Work order: In the records that follow, find each line with "recovered" and pull it out.

====== Provided records ======

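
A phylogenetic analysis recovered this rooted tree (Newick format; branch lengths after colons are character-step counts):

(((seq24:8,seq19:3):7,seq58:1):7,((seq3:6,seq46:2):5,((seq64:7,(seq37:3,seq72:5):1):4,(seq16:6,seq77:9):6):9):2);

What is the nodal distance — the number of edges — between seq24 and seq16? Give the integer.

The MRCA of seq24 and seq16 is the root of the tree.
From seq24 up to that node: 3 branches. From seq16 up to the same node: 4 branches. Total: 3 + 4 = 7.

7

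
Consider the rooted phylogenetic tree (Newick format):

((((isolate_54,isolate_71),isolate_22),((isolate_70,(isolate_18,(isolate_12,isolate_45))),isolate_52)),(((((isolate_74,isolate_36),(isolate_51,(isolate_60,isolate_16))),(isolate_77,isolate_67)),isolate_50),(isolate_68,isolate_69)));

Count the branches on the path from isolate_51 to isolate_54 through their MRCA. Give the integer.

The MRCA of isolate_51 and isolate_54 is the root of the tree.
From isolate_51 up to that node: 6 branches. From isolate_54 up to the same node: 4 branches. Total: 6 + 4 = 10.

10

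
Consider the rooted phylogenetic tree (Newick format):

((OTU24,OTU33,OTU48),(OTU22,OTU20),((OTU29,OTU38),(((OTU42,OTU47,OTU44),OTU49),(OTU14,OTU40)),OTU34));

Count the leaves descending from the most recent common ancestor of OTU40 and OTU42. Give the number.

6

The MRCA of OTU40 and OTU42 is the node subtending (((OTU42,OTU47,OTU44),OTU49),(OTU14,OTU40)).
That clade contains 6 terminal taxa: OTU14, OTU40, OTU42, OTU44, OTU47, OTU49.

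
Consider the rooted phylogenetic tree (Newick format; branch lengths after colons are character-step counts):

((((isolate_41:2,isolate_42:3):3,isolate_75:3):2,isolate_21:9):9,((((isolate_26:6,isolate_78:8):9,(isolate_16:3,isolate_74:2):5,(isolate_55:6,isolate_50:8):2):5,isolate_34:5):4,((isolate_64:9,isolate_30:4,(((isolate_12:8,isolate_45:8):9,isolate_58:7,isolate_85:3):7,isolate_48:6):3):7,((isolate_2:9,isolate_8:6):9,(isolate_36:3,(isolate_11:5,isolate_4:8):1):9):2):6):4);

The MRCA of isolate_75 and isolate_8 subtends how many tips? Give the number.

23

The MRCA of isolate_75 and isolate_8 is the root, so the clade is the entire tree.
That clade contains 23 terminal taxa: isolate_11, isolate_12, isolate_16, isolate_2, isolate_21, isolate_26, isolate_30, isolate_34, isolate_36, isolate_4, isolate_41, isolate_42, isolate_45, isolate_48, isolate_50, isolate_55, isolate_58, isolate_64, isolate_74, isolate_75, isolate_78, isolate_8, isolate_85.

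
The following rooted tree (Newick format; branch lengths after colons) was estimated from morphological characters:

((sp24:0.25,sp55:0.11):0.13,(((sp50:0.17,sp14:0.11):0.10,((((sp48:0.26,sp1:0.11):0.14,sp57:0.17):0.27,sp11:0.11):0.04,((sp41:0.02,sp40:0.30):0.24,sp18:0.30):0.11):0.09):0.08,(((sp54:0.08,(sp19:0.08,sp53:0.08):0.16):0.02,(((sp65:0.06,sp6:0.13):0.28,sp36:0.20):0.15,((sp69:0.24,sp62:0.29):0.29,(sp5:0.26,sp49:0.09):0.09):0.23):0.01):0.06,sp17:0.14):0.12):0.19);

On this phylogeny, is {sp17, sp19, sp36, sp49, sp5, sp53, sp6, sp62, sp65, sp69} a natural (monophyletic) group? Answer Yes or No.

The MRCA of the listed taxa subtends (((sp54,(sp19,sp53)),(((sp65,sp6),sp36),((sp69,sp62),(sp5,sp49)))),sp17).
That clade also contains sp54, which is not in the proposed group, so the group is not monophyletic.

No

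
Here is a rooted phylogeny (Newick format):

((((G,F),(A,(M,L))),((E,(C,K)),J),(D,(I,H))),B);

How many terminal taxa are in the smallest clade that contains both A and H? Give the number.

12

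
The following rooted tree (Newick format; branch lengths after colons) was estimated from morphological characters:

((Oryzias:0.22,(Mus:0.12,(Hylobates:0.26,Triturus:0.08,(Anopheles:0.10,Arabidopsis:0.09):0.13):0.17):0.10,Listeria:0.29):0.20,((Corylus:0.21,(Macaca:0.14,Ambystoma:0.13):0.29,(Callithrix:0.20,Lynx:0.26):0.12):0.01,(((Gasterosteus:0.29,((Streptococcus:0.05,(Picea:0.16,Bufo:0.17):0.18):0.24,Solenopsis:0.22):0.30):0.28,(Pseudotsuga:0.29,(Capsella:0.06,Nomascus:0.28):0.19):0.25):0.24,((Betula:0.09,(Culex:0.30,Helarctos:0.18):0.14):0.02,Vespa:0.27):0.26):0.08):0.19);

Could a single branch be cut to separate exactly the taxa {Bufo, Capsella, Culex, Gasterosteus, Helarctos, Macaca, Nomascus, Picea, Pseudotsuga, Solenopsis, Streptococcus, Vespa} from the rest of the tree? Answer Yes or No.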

======
====== Provided records ======

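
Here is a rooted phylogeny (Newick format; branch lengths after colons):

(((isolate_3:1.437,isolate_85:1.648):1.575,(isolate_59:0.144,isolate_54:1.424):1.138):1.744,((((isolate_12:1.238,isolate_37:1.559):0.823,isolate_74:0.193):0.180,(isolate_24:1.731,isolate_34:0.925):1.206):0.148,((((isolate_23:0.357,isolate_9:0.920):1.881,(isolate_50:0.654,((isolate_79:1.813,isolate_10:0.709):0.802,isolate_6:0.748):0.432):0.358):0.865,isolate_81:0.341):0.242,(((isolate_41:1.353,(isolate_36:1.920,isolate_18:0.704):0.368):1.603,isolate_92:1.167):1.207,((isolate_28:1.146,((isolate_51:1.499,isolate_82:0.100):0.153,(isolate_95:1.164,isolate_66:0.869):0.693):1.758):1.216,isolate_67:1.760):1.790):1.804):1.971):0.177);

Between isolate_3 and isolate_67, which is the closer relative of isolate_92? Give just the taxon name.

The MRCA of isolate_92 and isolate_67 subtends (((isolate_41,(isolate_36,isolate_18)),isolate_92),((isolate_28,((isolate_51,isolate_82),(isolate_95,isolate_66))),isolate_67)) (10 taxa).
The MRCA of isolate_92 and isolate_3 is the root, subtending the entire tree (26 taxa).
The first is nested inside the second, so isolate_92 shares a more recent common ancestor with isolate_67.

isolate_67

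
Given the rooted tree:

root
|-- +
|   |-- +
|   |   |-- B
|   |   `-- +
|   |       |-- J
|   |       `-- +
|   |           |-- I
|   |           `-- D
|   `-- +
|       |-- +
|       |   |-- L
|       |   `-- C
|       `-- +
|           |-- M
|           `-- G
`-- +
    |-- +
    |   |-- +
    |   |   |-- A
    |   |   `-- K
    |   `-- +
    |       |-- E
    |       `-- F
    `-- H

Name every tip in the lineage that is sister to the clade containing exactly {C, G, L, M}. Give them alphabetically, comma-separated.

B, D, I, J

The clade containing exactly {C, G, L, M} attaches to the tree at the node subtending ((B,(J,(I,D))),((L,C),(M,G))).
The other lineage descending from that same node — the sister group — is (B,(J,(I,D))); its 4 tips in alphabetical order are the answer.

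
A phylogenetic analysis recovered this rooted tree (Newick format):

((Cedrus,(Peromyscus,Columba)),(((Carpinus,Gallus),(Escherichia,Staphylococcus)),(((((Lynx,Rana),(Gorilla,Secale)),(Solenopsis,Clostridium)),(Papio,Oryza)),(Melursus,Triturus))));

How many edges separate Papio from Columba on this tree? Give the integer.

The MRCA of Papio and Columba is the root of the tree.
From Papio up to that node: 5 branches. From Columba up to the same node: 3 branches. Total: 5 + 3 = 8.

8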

======

Exercise solution:
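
A phylogenetic analysis recovered this rooted tree (Newick format; branch lengths after colons are character-step counts):
A phylogenetic analysis recovered this rooted tree (Newick format):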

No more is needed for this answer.